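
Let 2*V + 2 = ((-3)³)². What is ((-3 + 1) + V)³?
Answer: 377933067/8 ≈ 4.7242e+7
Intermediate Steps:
V = 727/2 (V = -1 + ((-3)³)²/2 = -1 + (½)*(-27)² = -1 + (½)*729 = -1 + 729/2 = 727/2 ≈ 363.50)
((-3 + 1) + V)³ = ((-3 + 1) + 727/2)³ = (-2 + 727/2)³ = (723/2)³ = 377933067/8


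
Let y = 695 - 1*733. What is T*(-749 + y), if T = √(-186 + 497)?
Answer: -787*√311 ≈ -13879.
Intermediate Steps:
T = √311 ≈ 17.635
y = -38 (y = 695 - 733 = -38)
T*(-749 + y) = √311*(-749 - 38) = √311*(-787) = -787*√311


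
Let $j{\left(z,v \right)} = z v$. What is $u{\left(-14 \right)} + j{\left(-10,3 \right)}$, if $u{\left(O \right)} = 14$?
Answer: $-16$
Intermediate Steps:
$j{\left(z,v \right)} = v z$
$u{\left(-14 \right)} + j{\left(-10,3 \right)} = 14 + 3 \left(-10\right) = 14 - 30 = -16$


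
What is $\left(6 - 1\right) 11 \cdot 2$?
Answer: $110$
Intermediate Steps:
$\left(6 - 1\right) 11 \cdot 2 = 5 \cdot 11 \cdot 2 = 55 \cdot 2 = 110$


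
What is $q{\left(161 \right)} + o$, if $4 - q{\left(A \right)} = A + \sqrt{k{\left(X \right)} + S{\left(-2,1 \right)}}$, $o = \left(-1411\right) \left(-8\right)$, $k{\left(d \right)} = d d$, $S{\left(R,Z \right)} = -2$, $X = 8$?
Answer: $11131 - \sqrt{62} \approx 11123.0$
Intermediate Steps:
$k{\left(d \right)} = d^{2}$
$o = 11288$
$q{\left(A \right)} = 4 - A - \sqrt{62}$ ($q{\left(A \right)} = 4 - \left(A + \sqrt{8^{2} - 2}\right) = 4 - \left(A + \sqrt{64 - 2}\right) = 4 - \left(A + \sqrt{62}\right) = 4 - A - \sqrt{62}$)
$q{\left(161 \right)} + o = \left(4 - 161 - \sqrt{62}\right) + 11288 = \left(-157 - \sqrt{62}\right) + 11288 = 11131 - \sqrt{62}$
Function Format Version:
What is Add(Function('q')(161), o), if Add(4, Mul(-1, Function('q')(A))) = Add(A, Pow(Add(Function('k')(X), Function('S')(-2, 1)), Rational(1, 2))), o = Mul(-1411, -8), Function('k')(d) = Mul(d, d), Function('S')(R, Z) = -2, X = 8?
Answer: Add(11131, Mul(-1, Pow(62, Rational(1, 2)))) ≈ 11123.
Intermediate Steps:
Function('k')(d) = Pow(d, 2)
o = 11288
Function('q')(A) = Add(4, Mul(-1, A), Mul(-1, Pow(62, Rational(1, 2)))) (Function('q')(A) = Add(4, Mul(-1, Add(A, Pow(Add(Pow(8, 2), -2), Rational(1, 2))))) = Add(4, Mul(-1, Add(A, Pow(Add(64, -2), Rational(1, 2))))) = Add(4, Mul(-1, Add(A, Pow(62, Rational(1, 2))))) = Add(4, Add(Mul(-1, A), Mul(-1, Pow(62, Rational(1, 2))))) = Add(4, Mul(-1, A), Mul(-1, Pow(62, Rational(1, 2)))))
Add(Function('q')(161), o) = Add(Add(4, Mul(-1, 161), Mul(-1, Pow(62, Rational(1, 2)))), 11288) = Add(Add(4, -161, Mul(-1, Pow(62, Rational(1, 2)))), 11288) = Add(Add(-157, Mul(-1, Pow(62, Rational(1, 2)))), 11288) = Add(11131, Mul(-1, Pow(62, Rational(1, 2))))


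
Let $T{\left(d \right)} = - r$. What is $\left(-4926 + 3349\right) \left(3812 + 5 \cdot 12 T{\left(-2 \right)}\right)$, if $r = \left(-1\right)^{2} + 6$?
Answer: $-5349184$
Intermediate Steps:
$r = 7$ ($r = 1 + 6 = 7$)
$T{\left(d \right)} = -7$ ($T{\left(d \right)} = \left(-1\right) 7 = -7$)
$\left(-4926 + 3349\right) \left(3812 + 5 \cdot 12 T{\left(-2 \right)}\right) = \left(-4926 + 3349\right) \left(3812 + 5 \cdot 12 \left(-7\right)\right) = - 1577 \left(3812 + 60 \left(-7\right)\right) = - 1577 \left(3812 - 420\right) = \left(-1577\right) 3392 = -5349184$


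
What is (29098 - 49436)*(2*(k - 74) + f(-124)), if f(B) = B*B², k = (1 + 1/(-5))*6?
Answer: 193898668456/5 ≈ 3.8780e+10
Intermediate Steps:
k = 24/5 (k = (1 + 1*(-⅕))*6 = (1 - ⅕)*6 = (⅘)*6 = 24/5 ≈ 4.8000)
f(B) = B³
(29098 - 49436)*(2*(k - 74) + f(-124)) = (29098 - 49436)*(2*(24/5 - 74) + (-124)³) = -20338*(2*(-346/5) - 1906624) = -20338*(-692/5 - 1906624) = -20338*(-9533812/5) = 193898668456/5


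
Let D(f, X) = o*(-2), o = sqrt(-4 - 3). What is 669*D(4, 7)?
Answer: -1338*I*sqrt(7) ≈ -3540.0*I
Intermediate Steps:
o = I*sqrt(7) (o = sqrt(-7) = I*sqrt(7) ≈ 2.6458*I)
D(f, X) = -2*I*sqrt(7) (D(f, X) = (I*sqrt(7))*(-2) = -2*I*sqrt(7))
669*D(4, 7) = 669*(-2*I*sqrt(7)) = -1338*I*sqrt(7)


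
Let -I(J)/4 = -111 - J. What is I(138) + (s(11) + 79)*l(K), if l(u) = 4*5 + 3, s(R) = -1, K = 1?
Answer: 2790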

•••

From the entries above, copy out every line where the string "Answer" appears.

Exercise solution:
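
Answer: 377933067/8 ≈ 4.7242e+7
Answer: -787*√311 ≈ -13879.
Answer: $-16$
Answer: $110$
Answer: $11131 - \sqrt{62} \approx 11123.0$
Answer: Add(11131, Mul(-1, Pow(62, Rational(1, 2)))) ≈ 11123.
Answer: $-5349184$
Answer: 193898668456/5 ≈ 3.8780e+10
Answer: -1338*I*sqrt(7) ≈ -3540.0*I
Answer: 2790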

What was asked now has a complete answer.